** WORK TO COMPLETE **
From the line containing "P = (((h o_2 h) o_3 h) o_2 h)" to the last line of the records, please reproduce every line exactly and nothing more.

____

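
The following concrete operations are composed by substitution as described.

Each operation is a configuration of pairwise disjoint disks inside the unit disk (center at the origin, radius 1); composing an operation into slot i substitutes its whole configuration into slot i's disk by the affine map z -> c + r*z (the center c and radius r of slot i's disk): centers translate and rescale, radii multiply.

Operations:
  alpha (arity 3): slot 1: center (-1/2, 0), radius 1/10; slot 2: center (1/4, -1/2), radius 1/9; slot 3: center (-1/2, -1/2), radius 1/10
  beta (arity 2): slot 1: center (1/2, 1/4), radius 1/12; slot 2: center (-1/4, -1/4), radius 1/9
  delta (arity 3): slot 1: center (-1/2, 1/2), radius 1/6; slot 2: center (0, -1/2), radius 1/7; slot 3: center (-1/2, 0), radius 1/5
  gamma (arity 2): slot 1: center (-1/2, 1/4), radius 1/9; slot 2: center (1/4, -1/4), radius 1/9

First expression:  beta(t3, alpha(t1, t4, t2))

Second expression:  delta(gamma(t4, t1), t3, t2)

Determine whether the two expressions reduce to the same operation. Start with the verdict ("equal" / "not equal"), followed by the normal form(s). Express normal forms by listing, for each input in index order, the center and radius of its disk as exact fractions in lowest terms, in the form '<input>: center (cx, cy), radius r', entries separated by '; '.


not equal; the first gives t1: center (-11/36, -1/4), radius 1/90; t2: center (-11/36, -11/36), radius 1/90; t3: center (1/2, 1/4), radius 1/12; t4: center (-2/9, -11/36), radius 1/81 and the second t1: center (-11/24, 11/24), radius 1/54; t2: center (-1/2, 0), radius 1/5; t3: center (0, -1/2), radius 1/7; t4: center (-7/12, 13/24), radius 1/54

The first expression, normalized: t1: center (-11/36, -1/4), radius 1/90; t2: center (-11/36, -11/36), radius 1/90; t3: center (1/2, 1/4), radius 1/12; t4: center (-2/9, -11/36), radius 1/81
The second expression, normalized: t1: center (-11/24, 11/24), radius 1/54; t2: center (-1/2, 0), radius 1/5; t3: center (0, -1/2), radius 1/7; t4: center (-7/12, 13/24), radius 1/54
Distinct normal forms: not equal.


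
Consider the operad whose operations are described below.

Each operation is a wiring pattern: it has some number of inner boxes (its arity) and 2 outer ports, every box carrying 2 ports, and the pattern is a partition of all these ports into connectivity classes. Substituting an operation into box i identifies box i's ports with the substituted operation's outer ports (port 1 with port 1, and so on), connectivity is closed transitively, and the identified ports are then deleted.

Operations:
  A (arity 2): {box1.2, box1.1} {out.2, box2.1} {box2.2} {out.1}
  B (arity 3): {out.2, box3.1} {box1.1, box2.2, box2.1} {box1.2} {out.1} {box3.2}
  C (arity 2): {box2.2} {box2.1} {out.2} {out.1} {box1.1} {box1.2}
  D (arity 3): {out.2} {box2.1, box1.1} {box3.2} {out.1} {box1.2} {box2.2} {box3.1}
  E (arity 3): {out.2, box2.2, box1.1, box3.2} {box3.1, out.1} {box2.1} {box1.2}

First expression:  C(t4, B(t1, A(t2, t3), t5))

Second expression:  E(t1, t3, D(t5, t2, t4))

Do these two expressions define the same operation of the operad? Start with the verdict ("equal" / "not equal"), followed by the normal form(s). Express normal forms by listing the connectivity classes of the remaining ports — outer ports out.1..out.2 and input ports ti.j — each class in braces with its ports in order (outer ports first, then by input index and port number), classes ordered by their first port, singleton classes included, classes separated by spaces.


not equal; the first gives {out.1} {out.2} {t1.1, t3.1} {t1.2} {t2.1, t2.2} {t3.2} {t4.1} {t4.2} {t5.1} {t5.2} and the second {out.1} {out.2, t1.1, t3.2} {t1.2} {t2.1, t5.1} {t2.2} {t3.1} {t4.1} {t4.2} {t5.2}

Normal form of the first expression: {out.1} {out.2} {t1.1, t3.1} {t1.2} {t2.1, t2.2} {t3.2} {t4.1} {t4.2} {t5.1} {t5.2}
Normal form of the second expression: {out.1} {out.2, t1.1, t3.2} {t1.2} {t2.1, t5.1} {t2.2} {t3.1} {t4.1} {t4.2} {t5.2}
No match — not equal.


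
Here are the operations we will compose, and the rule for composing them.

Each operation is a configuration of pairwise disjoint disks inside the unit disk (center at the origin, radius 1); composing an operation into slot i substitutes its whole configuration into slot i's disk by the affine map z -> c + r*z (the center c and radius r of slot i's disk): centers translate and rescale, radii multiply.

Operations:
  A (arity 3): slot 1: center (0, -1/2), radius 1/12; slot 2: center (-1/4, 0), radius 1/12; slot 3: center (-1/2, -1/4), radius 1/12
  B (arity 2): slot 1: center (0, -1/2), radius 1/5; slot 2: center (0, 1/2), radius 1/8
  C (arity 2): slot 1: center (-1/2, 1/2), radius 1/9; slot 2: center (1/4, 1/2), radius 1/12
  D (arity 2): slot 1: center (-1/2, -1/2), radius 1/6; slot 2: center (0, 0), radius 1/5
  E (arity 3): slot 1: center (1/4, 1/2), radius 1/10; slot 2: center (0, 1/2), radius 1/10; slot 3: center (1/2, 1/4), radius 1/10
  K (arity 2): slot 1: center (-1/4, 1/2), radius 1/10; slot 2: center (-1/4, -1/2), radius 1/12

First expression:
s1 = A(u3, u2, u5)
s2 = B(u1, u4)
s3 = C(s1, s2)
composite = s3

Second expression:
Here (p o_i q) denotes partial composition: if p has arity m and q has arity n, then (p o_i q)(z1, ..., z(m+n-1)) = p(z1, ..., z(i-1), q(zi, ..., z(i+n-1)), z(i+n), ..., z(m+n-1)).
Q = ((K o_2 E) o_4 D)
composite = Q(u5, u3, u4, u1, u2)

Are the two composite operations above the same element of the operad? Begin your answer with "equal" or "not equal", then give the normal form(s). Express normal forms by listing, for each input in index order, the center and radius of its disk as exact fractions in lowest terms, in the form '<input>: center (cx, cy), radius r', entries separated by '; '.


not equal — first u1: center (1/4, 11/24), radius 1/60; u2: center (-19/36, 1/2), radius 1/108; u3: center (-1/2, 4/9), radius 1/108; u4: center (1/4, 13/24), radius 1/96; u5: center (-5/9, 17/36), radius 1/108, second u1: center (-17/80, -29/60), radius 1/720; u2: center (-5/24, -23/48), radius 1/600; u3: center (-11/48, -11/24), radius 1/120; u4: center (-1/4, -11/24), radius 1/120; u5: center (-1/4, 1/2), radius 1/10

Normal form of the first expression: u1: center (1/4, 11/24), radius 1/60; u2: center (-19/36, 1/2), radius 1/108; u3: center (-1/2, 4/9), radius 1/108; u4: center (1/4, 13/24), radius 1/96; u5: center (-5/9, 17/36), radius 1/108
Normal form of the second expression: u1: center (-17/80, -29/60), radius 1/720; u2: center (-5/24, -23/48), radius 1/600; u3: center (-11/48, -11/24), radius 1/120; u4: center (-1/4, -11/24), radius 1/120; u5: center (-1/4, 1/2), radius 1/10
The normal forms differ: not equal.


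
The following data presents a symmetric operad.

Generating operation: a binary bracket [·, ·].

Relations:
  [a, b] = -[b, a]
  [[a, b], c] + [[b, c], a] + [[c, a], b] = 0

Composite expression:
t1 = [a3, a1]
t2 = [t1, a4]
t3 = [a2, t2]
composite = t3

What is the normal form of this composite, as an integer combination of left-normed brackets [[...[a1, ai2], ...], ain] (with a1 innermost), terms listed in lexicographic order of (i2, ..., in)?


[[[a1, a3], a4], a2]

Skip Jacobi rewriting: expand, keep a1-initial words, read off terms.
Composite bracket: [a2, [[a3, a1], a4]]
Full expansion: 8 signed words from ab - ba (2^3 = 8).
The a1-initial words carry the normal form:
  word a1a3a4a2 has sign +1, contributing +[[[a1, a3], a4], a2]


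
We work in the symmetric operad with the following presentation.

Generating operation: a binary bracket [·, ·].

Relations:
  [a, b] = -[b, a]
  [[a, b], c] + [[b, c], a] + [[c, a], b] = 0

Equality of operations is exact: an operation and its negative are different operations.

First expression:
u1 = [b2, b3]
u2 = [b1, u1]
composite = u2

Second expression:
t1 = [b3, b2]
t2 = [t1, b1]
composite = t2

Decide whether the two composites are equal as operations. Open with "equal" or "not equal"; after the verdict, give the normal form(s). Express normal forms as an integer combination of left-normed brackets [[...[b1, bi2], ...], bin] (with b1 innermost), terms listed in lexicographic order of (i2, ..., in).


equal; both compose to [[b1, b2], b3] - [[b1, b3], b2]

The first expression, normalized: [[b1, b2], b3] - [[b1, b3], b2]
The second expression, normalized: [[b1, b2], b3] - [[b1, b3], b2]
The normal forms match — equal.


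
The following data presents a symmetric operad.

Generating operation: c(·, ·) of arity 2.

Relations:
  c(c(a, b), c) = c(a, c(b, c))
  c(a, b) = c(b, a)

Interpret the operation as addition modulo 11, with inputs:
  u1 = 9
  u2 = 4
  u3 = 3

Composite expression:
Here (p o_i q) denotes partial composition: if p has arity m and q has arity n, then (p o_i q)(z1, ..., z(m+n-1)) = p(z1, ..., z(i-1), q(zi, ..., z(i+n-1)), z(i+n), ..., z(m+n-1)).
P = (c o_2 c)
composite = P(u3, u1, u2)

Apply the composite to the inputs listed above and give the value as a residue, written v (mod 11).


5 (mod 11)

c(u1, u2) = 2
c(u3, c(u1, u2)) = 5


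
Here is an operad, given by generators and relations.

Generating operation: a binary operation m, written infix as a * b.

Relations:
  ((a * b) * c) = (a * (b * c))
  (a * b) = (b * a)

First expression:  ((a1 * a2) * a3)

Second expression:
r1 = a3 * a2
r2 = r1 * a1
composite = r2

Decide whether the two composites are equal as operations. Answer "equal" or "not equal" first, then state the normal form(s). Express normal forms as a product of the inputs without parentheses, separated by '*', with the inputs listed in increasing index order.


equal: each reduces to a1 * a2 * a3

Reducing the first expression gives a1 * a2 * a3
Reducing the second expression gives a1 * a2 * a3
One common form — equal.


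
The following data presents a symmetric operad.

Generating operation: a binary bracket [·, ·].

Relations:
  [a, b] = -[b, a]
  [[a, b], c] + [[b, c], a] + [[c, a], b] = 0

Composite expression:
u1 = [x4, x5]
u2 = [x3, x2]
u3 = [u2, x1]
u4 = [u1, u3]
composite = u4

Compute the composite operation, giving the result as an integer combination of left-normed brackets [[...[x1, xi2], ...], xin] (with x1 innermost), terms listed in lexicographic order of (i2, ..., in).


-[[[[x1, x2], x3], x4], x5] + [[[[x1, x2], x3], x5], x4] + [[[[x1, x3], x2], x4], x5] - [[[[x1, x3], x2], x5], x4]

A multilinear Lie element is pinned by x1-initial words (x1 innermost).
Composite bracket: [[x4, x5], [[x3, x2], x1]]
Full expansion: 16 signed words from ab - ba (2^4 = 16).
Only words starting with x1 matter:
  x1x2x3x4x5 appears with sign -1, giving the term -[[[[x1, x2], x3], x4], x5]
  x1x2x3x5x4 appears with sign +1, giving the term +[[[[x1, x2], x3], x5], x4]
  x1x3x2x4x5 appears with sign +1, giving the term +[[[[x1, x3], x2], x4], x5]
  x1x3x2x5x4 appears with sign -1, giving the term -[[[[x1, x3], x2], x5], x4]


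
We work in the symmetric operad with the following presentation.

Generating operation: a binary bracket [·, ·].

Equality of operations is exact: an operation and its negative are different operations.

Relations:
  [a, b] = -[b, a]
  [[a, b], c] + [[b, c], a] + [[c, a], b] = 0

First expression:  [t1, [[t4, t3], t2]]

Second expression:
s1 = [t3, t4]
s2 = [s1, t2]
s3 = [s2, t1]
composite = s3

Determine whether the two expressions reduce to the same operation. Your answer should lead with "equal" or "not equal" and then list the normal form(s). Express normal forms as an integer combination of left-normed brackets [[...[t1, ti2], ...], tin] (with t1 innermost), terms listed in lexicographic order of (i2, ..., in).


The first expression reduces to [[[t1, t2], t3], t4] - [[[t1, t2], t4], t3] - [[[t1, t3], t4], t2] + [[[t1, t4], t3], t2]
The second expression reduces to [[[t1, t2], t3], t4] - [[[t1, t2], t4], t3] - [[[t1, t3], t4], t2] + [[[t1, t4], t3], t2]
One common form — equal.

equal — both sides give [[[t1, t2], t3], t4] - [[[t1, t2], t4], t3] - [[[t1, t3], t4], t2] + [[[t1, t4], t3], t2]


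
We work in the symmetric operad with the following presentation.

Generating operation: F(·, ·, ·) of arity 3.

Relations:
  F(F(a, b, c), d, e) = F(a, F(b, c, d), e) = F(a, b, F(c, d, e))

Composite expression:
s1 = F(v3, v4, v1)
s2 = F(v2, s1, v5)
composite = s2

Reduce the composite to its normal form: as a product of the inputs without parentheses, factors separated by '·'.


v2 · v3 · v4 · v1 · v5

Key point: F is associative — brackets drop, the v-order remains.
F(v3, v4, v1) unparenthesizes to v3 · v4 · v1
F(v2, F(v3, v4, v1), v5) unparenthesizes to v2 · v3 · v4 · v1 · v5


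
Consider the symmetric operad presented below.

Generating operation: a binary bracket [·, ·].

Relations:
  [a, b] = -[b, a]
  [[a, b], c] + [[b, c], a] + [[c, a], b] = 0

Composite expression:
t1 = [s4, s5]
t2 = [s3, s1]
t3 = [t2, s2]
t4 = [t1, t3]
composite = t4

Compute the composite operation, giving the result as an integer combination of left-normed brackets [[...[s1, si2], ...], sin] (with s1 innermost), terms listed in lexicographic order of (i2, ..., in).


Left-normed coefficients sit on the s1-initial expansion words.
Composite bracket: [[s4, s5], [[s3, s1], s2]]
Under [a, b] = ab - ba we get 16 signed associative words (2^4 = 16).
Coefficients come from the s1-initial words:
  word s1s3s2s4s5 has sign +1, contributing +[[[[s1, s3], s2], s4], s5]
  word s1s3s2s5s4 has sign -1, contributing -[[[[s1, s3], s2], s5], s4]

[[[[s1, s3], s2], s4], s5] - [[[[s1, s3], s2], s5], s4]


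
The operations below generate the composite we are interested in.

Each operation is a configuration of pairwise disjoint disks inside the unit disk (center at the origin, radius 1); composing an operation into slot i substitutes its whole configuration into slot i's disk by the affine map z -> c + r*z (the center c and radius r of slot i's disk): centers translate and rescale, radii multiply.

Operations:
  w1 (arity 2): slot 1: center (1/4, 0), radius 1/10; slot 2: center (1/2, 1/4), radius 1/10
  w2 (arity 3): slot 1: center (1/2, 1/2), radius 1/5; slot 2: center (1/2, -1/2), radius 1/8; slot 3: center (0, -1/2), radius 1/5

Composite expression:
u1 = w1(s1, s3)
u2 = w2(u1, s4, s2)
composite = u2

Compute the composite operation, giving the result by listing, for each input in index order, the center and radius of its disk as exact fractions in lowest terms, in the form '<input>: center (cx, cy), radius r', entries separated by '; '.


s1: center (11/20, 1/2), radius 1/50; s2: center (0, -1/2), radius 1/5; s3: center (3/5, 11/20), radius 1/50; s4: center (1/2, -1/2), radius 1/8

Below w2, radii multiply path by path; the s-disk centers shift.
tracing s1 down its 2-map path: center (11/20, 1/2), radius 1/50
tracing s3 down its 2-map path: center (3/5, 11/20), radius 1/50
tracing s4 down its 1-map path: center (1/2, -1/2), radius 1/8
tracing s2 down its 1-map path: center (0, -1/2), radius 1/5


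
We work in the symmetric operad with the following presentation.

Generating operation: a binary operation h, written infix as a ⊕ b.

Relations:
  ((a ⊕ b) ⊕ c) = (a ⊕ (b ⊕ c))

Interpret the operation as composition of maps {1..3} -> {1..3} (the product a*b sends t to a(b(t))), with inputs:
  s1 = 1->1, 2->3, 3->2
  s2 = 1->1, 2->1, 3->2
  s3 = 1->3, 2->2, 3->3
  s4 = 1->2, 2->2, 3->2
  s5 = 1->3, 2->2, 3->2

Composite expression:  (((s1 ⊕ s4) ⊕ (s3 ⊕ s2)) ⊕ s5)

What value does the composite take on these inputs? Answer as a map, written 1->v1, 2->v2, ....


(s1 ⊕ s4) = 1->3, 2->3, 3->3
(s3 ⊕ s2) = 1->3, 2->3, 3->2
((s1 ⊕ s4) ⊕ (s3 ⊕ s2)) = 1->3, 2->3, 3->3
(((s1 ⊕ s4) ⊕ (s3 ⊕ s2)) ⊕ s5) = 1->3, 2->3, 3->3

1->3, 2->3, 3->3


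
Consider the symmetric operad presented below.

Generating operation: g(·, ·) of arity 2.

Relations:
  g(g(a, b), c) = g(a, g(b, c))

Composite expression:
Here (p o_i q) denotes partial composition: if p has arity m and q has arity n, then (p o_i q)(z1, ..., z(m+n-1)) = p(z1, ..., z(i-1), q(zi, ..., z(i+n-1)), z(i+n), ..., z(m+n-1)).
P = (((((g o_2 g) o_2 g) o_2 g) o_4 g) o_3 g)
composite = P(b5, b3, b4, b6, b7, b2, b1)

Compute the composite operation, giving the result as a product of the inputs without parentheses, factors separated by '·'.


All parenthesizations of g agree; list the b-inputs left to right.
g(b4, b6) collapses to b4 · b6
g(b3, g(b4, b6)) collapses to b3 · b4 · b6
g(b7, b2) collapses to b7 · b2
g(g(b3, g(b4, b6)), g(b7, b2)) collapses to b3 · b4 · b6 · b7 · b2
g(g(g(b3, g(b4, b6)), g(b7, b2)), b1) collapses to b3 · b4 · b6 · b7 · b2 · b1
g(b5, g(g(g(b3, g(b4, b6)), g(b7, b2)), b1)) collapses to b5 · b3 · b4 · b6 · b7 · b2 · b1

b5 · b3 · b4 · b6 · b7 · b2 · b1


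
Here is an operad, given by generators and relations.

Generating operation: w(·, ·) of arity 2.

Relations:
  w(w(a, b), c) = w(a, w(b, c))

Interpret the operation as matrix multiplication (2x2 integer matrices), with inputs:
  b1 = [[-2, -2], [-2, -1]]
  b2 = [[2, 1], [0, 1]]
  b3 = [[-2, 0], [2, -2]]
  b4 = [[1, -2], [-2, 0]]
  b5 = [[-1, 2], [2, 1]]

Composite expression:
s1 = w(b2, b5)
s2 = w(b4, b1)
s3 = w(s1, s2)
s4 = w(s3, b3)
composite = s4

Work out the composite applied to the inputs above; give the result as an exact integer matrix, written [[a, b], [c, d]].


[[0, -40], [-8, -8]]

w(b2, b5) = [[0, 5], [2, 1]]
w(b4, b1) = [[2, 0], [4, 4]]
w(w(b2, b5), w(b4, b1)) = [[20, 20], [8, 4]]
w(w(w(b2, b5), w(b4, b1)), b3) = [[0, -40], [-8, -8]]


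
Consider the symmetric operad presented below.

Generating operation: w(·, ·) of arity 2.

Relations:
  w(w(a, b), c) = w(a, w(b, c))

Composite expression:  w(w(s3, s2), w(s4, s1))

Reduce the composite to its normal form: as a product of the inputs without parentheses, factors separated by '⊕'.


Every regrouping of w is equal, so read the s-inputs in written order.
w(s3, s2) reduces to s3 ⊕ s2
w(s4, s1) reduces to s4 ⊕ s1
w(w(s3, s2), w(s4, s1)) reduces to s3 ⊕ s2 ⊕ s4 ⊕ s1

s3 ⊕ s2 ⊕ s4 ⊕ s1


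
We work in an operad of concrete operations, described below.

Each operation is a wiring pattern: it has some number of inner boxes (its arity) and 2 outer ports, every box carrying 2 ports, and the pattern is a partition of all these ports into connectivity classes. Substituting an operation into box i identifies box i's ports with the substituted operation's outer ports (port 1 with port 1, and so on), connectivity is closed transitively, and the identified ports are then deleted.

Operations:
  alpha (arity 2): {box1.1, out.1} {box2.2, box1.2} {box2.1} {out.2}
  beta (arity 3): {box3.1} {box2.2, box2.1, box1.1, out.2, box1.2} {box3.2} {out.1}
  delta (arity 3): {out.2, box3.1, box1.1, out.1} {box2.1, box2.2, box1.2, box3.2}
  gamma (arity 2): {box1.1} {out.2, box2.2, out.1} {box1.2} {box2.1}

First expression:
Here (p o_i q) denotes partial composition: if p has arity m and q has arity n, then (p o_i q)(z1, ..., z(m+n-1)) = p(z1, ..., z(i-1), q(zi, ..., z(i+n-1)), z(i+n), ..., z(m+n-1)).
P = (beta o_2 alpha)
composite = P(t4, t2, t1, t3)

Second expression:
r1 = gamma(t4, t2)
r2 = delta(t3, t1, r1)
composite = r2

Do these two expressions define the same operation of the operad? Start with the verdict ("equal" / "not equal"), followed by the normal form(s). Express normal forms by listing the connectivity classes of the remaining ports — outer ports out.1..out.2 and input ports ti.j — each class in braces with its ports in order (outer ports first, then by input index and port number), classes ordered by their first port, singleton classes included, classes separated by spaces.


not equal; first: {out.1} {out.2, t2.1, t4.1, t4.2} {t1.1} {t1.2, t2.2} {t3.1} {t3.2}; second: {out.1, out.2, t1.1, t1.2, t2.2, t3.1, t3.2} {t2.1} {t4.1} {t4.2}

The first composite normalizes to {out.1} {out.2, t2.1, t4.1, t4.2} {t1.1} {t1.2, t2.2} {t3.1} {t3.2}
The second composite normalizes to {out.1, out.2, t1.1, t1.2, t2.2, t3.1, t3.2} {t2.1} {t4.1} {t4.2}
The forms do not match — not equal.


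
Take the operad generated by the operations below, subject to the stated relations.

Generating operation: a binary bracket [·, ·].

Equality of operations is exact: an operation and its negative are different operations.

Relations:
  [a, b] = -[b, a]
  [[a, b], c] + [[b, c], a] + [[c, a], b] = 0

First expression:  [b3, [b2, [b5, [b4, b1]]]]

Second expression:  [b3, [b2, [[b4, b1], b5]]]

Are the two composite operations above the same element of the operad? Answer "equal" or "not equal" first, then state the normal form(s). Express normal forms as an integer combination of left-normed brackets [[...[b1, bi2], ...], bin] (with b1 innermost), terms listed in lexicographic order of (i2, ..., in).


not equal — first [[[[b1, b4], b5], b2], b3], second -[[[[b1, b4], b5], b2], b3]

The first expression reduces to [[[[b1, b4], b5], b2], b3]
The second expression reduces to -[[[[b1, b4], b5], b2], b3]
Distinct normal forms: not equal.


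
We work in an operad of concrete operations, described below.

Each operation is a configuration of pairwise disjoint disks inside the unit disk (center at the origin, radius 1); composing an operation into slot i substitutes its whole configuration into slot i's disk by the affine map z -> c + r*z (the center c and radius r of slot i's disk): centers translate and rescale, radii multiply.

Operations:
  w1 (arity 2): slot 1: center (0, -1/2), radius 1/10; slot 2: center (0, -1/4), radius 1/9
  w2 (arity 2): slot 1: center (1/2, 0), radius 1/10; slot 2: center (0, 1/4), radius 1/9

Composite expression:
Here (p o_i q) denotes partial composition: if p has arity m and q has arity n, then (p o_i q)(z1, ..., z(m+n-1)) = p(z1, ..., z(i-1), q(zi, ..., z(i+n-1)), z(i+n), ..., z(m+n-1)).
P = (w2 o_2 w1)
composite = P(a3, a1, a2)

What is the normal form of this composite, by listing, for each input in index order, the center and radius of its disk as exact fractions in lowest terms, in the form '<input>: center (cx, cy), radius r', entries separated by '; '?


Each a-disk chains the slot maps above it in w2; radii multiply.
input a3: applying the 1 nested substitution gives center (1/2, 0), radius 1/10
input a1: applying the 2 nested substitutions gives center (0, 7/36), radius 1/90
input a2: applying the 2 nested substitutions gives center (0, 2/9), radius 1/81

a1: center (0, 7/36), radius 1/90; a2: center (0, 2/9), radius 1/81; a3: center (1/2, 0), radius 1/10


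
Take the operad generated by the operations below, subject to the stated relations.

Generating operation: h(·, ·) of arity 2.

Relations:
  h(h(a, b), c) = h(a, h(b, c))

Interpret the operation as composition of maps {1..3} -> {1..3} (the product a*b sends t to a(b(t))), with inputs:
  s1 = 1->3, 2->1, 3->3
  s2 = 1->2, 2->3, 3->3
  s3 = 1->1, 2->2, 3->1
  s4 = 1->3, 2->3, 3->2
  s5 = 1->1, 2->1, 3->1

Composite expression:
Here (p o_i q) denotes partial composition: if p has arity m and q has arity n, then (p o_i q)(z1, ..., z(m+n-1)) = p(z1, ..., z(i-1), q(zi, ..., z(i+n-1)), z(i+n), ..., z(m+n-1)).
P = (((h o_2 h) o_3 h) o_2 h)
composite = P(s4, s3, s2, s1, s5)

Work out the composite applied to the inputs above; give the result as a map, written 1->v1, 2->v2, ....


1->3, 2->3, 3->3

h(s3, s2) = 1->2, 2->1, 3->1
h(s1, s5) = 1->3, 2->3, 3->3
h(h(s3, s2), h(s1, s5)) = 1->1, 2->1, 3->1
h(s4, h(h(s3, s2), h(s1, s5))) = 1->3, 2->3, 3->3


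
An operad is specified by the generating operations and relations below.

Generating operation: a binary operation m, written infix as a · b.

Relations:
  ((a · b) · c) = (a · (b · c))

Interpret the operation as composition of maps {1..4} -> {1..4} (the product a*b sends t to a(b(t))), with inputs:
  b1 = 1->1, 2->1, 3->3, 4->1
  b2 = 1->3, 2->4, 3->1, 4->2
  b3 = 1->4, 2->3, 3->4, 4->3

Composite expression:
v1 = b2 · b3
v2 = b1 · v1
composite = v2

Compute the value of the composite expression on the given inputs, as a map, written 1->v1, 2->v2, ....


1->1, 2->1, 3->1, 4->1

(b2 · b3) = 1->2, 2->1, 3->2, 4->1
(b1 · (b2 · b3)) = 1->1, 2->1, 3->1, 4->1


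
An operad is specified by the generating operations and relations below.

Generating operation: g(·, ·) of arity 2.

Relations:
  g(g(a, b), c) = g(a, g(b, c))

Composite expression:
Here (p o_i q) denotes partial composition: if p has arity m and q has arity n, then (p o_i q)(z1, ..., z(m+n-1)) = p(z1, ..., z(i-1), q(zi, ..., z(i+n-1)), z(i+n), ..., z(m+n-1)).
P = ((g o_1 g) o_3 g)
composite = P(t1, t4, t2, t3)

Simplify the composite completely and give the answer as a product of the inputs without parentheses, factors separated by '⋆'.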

____

** WORKED SOLUTION **
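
P = (((h o_2 h) o_3 h) o_2 h)
composite = P(s4, s3, s2, s1, s5)

Work out the composite applied to the inputs above; give the result as a map, written 1->v1, 2->v2, ....


1->3, 2->3, 3->3

h(s3, s2) = 1->2, 2->1, 3->1
h(s1, s5) = 1->3, 2->3, 3->3
h(h(s3, s2), h(s1, s5)) = 1->1, 2->1, 3->1
h(s4, h(h(s3, s2), h(s1, s5))) = 1->3, 2->3, 3->3


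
An operad is specified by the generating operations and relations below.

Generating operation: a binary operation m, written infix as a · b.

Relations:
  ((a · b) · c) = (a · (b · c))

Interpret the operation as composition of maps {1..4} -> {1..4} (the product a*b sends t to a(b(t))), with inputs:
  b1 = 1->1, 2->1, 3->3, 4->1
  b2 = 1->3, 2->4, 3->1, 4->2
  b3 = 1->4, 2->3, 3->4, 4->3

Composite expression:
v1 = b2 · b3
v2 = b1 · v1
composite = v2

Compute the value of the composite expression on the given inputs, as a map, written 1->v1, 2->v2, ....


1->1, 2->1, 3->1, 4->1

(b2 · b3) = 1->2, 2->1, 3->2, 4->1
(b1 · (b2 · b3)) = 1->1, 2->1, 3->1, 4->1


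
An operad is specified by the generating operations and relations below.

Generating operation: g(·, ·) of arity 2.

Relations:
  g(g(a, b), c) = g(a, g(b, c))

Composite expression:
Here (p o_i q) denotes partial composition: if p has arity m and q has arity n, then (p o_i q)(z1, ..., z(m+n-1)) = p(z1, ..., z(i-1), q(zi, ..., z(i+n-1)), z(i+n), ..., z(m+n-1)).
P = ((g o_1 g) o_3 g)
composite = P(t1, t4, t2, t3)

Simplify the composite completely and give the answer as a product of the inputs without parentheses, factors separated by '⋆'.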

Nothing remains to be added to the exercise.